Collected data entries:
Segment Open
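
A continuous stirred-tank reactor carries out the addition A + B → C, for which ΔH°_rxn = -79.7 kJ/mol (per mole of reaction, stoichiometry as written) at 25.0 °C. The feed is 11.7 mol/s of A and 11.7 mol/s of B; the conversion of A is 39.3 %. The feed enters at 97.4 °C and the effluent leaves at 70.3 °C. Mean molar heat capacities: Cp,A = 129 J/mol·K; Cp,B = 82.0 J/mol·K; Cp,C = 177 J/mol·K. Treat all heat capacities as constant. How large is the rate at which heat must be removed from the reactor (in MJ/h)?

Q_out = 1590 MJ/h

Extent of reaction ξ = 0.393 × 11.7 = 4.5981 mol/s
Reaction term: ξ·ΔH°_rxn = 4.5981 × -79.7 = -366.47 kJ/s
Sensible, feed 97.4→25 °C: -178.73 kJ/s
Outlet flows (mol/s): A 7.1019, B 7.1019, C 4.5981
Sensible, products 25→70.3 °C: 104.75 kJ/s
Q = ΔH = -440.45 kJ/s = -440.45 kW
Heat removed = 1585.6 MJ/h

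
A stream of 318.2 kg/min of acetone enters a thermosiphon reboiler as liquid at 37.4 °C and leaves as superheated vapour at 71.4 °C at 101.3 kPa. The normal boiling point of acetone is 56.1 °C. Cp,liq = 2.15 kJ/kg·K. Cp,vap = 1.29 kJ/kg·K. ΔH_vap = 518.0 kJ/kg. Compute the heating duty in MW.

Q = 3.07 MW

liquid 37.4→56.1 °C: 40.205 kJ/kg
vaporisation at 56.1 °C: 518 kJ/kg
vapour 56.1→71.4 °C: 19.737 kJ/kg
Δh = 40.205 + 518 + 19.737 = 577.94 kJ/kg
Q = ṁ·Δh = 318.2 kg/min × 577.94 kJ/kg = 183900 kJ/min
|Q| = 3065 kW = 3.065 MW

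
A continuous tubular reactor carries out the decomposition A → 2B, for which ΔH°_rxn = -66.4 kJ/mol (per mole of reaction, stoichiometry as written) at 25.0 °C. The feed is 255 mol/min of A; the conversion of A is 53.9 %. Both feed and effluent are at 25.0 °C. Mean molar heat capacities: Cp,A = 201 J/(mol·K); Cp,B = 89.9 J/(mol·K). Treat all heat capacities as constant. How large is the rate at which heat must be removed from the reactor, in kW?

Extent of reaction ξ = 0.539 × 255 = 137.45 mol/min
Reaction term: ξ·ΔH°_rxn = 137.45 × -66.4 = -9126.3 kJ/min
Q = ΔH = -9126.3 kJ/min = -152.11 kW
Heat removed = 152.11 kW

Q_out = 152 kW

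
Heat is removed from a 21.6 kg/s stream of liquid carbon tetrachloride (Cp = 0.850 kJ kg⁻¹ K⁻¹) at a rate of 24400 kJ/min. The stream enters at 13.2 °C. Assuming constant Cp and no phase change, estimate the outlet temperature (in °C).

T_out = -8.95 °C

Q = 24400 kJ/min = 406.67 kJ/s
ΔT = Q/(ṁ·Cp) = 406.67/(21.6×0.850) = 22.15 K
T_out = 13.2 − 22.15 = -8.9496 °C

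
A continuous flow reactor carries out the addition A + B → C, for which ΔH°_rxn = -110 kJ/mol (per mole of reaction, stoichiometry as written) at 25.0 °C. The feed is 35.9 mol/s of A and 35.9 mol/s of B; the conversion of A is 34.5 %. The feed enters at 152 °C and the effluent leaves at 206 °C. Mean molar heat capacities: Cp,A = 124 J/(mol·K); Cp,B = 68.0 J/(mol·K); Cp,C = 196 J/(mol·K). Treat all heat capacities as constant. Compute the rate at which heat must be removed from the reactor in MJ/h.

Extent of reaction ξ = 0.345 × 35.9 = 12.385 mol/s
Reaction term: ξ·ΔH°_rxn = 12.385 × -110 = -1362.4 kJ/s
Sensible, feed 152→25 °C: -875.39 kJ/s
Outlet flows (mol/s): A 23.514, B 23.514, C 12.385
Sensible, products 25→206 °C: 1256.6 kJ/s
Q = ΔH = -981.23 kJ/s = -981.23 kW
Heat removed = 3532.4 MJ/h

Q_out = 3530 MJ/h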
Segment Closed
In the data above, find the line containing "A continuous flow", then copy it and every later line exactly.

▸ **Finished task**:
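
A continuous flow reactor carries out the addition A + B → C, for which ΔH°_rxn = -110 kJ/mol (per mole of reaction, stoichiometry as written) at 25.0 °C. The feed is 35.9 mol/s of A and 35.9 mol/s of B; the conversion of A is 34.5 %. The feed enters at 152 °C and the effluent leaves at 206 °C. Mean molar heat capacities: Cp,A = 124 J/(mol·K); Cp,B = 68.0 J/(mol·K); Cp,C = 196 J/(mol·K). Treat all heat capacities as constant. Compute the rate at which heat must be removed from the reactor in MJ/h.

Extent of reaction ξ = 0.345 × 35.9 = 12.385 mol/s
Reaction term: ξ·ΔH°_rxn = 12.385 × -110 = -1362.4 kJ/s
Sensible, feed 152→25 °C: -875.39 kJ/s
Outlet flows (mol/s): A 23.514, B 23.514, C 12.385
Sensible, products 25→206 °C: 1256.6 kJ/s
Q = ΔH = -981.23 kJ/s = -981.23 kW
Heat removed = 3532.4 MJ/h

Q_out = 3530 MJ/h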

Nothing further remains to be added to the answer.